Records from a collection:
================================

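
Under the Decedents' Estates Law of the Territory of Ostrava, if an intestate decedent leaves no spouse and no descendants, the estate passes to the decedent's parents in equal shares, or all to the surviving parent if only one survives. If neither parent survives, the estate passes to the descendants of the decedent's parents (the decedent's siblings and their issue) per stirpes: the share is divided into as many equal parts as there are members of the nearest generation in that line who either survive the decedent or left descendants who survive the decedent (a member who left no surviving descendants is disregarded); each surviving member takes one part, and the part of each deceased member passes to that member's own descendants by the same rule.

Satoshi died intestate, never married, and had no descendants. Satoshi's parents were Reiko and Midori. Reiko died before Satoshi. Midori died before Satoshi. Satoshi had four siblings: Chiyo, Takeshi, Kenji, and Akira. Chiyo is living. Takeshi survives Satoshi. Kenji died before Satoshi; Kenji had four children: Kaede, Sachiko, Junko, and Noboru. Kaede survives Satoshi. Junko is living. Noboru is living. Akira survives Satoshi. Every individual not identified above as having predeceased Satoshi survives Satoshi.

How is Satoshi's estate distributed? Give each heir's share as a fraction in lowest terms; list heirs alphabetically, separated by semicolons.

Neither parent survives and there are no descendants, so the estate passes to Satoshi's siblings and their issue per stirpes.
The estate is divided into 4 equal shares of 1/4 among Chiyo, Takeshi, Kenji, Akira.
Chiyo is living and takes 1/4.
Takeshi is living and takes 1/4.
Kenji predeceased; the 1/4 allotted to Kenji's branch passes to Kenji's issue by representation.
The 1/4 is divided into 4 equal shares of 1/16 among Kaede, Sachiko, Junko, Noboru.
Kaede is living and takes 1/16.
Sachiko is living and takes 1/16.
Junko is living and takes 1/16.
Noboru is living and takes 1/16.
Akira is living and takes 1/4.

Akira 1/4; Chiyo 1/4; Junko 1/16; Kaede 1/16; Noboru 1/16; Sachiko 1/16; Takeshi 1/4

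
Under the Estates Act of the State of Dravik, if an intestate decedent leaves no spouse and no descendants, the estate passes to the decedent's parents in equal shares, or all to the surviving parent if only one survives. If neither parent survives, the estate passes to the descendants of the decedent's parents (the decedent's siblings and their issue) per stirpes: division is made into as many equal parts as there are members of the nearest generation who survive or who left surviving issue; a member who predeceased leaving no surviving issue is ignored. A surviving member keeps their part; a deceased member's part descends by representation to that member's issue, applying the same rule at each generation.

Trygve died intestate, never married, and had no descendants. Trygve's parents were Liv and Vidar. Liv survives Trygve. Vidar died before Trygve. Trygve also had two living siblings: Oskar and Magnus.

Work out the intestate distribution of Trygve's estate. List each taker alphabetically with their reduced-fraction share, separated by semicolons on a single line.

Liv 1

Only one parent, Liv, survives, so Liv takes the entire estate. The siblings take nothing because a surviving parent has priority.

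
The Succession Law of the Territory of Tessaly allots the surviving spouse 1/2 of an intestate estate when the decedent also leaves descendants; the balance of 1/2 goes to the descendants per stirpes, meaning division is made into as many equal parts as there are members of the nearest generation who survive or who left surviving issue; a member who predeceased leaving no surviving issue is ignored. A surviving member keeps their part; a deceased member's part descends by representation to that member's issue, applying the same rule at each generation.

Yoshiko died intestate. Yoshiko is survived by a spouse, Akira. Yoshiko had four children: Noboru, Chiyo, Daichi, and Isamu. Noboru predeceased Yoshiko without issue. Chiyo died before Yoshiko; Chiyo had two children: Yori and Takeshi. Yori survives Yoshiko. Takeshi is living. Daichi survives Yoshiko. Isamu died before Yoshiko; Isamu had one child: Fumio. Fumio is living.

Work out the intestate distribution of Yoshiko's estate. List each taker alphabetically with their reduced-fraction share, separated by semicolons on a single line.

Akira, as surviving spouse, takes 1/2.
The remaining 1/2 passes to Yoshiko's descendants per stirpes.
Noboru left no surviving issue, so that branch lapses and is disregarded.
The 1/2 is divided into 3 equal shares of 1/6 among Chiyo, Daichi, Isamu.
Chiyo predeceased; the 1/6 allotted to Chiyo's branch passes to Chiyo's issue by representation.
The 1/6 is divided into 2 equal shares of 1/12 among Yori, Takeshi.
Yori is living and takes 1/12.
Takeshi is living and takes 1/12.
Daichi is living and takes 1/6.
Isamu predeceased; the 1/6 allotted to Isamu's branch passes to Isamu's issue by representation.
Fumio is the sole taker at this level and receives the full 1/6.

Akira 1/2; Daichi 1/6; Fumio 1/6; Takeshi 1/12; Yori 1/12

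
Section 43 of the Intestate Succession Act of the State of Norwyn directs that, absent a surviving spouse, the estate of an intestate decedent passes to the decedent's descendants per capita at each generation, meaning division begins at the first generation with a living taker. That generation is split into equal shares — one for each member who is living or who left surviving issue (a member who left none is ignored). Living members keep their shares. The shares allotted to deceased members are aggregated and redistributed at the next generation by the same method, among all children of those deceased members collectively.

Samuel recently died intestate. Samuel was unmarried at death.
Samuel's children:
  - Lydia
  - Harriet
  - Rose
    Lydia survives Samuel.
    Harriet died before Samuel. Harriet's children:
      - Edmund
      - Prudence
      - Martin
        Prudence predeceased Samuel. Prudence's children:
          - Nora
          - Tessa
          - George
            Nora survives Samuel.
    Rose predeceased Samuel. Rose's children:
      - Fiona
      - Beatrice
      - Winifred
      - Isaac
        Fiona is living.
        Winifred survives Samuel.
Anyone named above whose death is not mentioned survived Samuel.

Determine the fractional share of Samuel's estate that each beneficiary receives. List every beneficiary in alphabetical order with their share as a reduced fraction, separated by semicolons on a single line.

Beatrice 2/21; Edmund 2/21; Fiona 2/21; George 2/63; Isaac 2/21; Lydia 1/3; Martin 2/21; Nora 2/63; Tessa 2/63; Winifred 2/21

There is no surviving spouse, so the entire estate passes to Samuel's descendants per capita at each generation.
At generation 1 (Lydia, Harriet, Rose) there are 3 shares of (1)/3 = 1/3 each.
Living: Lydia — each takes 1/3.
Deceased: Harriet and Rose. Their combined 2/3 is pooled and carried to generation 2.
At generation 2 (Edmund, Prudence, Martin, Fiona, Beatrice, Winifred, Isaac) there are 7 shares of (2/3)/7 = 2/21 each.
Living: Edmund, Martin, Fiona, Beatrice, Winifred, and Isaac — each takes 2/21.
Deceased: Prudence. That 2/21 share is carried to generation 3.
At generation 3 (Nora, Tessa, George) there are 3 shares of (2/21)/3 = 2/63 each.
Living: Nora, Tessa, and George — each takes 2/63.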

================================

→ About this exercise
When a line of the records holds the word "death", copy that line.

→ Result of the exercise
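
Samuel recently died intestate. Samuel was unmarried at death.
Anyone named above whose death is not mentioned survived Samuel.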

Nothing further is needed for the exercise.